■ **PROMPT**: Copy out the lines of the material that include the string "axis".

────────────────────────────────────────

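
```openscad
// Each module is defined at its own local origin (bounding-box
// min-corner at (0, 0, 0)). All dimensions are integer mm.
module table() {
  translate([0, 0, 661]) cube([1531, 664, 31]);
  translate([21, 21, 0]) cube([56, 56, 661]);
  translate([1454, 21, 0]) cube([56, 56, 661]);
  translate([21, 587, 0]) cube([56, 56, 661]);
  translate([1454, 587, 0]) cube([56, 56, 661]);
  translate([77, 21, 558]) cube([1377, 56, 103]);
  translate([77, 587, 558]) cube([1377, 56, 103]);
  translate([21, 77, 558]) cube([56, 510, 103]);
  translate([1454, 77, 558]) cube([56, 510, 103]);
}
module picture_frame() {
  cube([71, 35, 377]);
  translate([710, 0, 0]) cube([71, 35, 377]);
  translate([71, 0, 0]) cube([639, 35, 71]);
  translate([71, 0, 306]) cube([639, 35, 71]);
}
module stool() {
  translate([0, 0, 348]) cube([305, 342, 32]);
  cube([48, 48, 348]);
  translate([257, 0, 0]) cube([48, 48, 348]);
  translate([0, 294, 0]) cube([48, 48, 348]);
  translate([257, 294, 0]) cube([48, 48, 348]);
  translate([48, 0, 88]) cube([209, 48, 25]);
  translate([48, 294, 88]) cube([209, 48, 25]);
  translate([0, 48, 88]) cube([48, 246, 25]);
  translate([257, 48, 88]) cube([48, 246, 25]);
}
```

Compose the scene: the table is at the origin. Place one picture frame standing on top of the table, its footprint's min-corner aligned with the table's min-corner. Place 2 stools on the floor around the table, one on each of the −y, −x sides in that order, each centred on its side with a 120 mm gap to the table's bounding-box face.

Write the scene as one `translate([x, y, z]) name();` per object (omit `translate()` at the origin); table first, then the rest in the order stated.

table();
translate([0, 0, 692]) picture_frame();
translate([613, -462, 0]) stool();
translate([-425, 161, 0]) stool();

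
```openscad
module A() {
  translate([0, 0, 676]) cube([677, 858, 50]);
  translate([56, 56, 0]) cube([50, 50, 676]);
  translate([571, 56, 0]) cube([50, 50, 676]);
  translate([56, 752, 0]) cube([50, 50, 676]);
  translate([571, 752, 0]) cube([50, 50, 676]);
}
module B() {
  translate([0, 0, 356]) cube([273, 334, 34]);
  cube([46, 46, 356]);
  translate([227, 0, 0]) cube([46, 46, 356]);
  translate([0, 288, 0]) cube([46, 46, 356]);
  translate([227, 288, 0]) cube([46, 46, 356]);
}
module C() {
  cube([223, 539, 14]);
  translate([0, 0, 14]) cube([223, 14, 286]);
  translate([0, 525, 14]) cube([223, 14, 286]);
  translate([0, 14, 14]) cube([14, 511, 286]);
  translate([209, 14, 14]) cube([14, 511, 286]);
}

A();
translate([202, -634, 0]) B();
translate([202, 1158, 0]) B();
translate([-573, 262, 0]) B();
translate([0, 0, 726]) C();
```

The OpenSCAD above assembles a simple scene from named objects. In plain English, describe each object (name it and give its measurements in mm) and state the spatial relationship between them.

A is a table: top 677 mm (x) × 858 mm (y), 50 mm thick, upper face at z = 726 mm, on four 50×50 mm square legs, each inset 56 mm from the nearest pair of top edges, running from z = 0 to the bottom of the top.

B is a four-legged stool. The seat is a 273×334×34 mm slab whose top surface is at z = 390 mm; four square legs, each 46×46 mm in cross-section, run from the floor (z = 0) to the underside of the seat, each flush with a corner of the seat.

C is an open-topped rectangular box: outside dimensions 223×539×300 mm, with a uniform wall and base thickness of 14 mm. The base is a full 223×539 slab on the floor; four walls sit on top of the base. The front and back walls (the −y and +y sides) span the full width; the two side walls fit between them.

Three stools sit around the table at the −y, +y, −x sides. The open box is on top of the table.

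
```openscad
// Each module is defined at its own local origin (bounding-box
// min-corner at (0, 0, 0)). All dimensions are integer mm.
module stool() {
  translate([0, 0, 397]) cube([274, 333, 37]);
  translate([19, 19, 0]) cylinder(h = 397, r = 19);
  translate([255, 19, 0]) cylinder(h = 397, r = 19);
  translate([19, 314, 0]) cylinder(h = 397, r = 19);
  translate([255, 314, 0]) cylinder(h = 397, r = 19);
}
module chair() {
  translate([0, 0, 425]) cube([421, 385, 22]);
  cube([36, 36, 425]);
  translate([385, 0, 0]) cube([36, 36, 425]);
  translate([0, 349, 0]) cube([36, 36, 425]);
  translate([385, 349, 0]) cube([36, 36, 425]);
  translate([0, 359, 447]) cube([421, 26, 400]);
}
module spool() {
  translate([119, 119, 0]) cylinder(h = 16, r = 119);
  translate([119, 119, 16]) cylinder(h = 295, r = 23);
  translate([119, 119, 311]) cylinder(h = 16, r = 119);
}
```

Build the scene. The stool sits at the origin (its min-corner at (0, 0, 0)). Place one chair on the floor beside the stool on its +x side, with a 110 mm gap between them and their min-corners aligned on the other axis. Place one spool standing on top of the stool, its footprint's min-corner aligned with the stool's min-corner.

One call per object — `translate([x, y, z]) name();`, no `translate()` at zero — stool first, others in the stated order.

stool();
translate([384, 0, 0]) chair();
translate([0, 0, 434]) spool();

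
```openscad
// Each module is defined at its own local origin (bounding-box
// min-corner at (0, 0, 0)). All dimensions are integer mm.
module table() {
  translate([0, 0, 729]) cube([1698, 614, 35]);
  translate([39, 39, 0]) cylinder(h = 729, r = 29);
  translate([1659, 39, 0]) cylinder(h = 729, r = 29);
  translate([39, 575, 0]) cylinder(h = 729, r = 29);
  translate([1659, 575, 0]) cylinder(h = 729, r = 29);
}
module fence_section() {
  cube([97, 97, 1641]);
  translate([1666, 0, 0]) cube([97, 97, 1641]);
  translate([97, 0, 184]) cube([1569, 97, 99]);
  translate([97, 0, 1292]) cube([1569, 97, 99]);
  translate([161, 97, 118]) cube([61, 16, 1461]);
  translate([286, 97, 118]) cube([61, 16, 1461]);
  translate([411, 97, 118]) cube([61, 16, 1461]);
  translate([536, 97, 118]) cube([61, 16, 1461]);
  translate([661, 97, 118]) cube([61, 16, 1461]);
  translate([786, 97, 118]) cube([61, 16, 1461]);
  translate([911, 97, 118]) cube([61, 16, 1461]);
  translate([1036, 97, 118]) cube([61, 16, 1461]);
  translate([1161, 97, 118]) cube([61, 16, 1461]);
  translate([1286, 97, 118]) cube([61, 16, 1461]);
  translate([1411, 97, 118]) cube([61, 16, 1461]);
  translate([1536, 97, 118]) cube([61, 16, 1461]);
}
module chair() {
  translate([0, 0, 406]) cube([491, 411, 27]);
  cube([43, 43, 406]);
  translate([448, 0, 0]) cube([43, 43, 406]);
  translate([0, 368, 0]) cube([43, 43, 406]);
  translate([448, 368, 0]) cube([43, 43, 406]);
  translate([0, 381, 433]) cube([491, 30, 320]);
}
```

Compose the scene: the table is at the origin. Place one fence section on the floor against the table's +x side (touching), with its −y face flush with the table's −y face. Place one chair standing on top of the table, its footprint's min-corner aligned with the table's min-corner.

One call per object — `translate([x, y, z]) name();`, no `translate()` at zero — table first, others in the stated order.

table();
translate([1698, 0, 0]) fence_section();
translate([0, 0, 764]) chair();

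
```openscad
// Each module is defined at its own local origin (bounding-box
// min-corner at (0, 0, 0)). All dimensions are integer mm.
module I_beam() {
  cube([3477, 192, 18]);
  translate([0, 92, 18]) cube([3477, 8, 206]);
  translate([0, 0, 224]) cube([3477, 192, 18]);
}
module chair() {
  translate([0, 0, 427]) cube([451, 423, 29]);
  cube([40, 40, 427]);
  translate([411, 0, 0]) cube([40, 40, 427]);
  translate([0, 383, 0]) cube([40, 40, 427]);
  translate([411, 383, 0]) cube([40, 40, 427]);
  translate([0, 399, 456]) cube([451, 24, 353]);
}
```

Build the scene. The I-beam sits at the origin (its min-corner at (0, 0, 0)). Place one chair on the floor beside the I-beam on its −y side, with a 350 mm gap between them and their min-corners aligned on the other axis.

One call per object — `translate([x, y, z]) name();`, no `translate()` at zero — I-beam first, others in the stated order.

I_beam();
translate([0, -773, 0]) chair();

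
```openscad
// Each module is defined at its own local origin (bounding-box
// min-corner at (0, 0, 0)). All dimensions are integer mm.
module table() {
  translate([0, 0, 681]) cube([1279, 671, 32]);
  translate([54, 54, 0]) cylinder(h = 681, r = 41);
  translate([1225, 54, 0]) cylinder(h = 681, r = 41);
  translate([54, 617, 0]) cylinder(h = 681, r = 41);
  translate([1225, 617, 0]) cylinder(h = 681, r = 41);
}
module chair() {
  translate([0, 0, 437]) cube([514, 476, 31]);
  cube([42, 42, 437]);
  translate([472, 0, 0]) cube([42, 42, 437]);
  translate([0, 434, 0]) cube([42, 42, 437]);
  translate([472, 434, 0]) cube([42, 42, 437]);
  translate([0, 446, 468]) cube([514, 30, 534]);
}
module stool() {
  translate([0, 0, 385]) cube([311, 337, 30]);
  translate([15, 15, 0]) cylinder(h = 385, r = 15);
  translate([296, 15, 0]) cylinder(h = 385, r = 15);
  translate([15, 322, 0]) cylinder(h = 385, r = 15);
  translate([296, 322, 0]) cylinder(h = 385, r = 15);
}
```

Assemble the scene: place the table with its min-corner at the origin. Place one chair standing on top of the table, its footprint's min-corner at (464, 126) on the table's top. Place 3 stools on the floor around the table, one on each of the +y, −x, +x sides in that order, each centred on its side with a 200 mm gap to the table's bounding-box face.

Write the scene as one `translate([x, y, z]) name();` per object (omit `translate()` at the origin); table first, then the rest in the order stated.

table();
translate([464, 126, 713]) chair();
translate([484, 871, 0]) stool();
translate([-511, 167, 0]) stool();
translate([1479, 167, 0]) stool();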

────────────────────────────────────────

■ **COMPLETED TASK**:
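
Build the scene. The stool sits at the origin (its min-corner at (0, 0, 0)). Place one chair on the floor beside the stool on its +x side, with a 110 mm gap between them and their min-corners aligned on the other axis. Place one spool standing on top of the stool, its footprint's min-corner aligned with the stool's min-corner.
Build the scene. The I-beam sits at the origin (its min-corner at (0, 0, 0)). Place one chair on the floor beside the I-beam on its −y side, with a 350 mm gap between them and their min-corners aligned on the other axis.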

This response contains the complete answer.